§ Stored data entries:
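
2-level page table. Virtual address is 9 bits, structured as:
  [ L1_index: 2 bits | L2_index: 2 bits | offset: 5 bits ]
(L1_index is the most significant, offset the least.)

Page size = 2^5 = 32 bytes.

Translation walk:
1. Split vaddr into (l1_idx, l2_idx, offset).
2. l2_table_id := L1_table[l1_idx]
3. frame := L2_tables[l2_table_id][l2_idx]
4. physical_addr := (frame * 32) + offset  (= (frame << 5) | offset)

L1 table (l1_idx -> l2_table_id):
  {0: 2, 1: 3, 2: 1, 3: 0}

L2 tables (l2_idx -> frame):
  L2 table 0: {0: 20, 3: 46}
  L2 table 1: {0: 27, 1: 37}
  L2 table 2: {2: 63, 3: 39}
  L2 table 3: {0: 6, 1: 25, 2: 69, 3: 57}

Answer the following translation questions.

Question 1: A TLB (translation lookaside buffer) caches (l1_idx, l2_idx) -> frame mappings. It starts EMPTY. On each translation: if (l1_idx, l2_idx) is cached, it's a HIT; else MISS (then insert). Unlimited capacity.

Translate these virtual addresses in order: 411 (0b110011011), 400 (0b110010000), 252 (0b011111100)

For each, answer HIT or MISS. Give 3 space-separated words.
Answer: MISS HIT MISS

Derivation:
vaddr=411: (3,0) not in TLB -> MISS, insert
vaddr=400: (3,0) in TLB -> HIT
vaddr=252: (1,3) not in TLB -> MISS, insert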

§ WHAT TO DO: Please set down, with no changes, the line that contains "3. frame := L2_tables[l2_table_id][l2_idx]" and all the lines after it until the entries end; write nothing besides them.

§ TASK SOLUTION:
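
3. frame := L2_tables[l2_table_id][l2_idx]
4. physical_addr := (frame * 32) + offset  (= (frame << 5) | offset)

L1 table (l1_idx -> l2_table_id):
  {0: 2, 1: 3, 2: 1, 3: 0}

L2 tables (l2_idx -> frame):
  L2 table 0: {0: 20, 3: 46}
  L2 table 1: {0: 27, 1: 37}
  L2 table 2: {2: 63, 3: 39}
  L2 table 3: {0: 6, 1: 25, 2: 69, 3: 57}

Answer the following translation questions.

Question 1: A TLB (translation lookaside buffer) caches (l1_idx, l2_idx) -> frame mappings. It starts EMPTY. On each translation: if (l1_idx, l2_idx) is cached, it's a HIT; else MISS (then insert). Unlimited capacity.

Translate these virtual addresses in order: 411 (0b110011011), 400 (0b110010000), 252 (0b011111100)

For each, answer HIT or MISS. Give 3 space-separated words.
Answer: MISS HIT MISS

Derivation:
vaddr=411: (3,0) not in TLB -> MISS, insert
vaddr=400: (3,0) in TLB -> HIT
vaddr=252: (1,3) not in TLB -> MISS, insert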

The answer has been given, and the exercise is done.